== The task ==
Look through the material below and show every line with the word "symmetric".

== Input material ==
▬▬▬
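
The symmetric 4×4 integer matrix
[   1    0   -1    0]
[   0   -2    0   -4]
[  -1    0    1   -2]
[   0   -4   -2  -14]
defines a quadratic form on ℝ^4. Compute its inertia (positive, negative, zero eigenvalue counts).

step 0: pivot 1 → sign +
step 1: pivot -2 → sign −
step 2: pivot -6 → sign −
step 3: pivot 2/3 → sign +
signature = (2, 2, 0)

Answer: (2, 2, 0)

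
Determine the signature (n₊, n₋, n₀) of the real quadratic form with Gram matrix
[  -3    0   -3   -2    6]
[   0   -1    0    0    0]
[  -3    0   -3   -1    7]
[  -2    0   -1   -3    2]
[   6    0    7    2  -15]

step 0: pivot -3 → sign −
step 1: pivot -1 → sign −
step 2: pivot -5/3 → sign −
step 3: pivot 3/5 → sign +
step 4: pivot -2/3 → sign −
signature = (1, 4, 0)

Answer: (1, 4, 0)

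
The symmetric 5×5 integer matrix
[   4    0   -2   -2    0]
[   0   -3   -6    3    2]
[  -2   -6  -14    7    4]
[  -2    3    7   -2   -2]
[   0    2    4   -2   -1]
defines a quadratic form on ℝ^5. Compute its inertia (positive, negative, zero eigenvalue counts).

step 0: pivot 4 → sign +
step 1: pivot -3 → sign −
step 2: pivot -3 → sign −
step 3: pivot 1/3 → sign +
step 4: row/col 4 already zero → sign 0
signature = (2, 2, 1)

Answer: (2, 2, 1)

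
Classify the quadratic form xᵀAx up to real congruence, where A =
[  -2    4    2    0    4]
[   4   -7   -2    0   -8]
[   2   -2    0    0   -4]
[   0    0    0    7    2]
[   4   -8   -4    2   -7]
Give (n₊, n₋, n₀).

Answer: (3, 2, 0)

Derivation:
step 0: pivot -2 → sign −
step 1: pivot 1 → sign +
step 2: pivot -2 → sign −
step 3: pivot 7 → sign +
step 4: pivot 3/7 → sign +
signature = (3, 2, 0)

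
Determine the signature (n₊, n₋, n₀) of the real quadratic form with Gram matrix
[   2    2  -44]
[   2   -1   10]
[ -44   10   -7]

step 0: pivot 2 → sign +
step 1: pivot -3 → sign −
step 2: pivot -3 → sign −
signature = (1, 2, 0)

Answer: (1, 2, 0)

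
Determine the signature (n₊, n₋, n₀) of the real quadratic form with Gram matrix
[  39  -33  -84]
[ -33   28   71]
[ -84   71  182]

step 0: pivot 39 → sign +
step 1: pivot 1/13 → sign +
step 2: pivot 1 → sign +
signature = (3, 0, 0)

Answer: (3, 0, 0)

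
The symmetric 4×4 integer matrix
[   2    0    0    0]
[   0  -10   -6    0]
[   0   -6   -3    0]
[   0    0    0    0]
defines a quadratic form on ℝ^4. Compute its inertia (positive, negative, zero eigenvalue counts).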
▬▬▬
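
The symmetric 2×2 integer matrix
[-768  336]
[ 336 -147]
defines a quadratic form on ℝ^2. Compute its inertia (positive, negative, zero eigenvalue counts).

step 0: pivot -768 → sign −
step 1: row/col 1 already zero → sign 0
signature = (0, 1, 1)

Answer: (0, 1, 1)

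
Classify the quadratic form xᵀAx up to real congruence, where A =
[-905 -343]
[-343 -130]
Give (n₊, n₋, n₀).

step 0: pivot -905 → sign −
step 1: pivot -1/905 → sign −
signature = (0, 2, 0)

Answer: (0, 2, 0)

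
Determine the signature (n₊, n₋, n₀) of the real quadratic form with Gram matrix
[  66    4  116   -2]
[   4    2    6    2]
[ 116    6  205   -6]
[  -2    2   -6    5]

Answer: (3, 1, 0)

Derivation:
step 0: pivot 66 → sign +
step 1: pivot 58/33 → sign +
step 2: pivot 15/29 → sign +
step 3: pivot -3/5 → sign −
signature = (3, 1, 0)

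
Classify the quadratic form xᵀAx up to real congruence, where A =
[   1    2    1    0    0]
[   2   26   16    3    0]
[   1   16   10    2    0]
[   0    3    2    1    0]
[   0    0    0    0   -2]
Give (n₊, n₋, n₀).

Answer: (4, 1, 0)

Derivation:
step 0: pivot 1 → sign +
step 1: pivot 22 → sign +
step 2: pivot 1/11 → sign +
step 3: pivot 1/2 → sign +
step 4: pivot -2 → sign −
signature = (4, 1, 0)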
▬▬▬
== Answer to the exercise ==
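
The symmetric 4×4 integer matrix
The symmetric 5×5 integer matrix
The symmetric 4×4 integer matrix
The symmetric 2×2 integer matrix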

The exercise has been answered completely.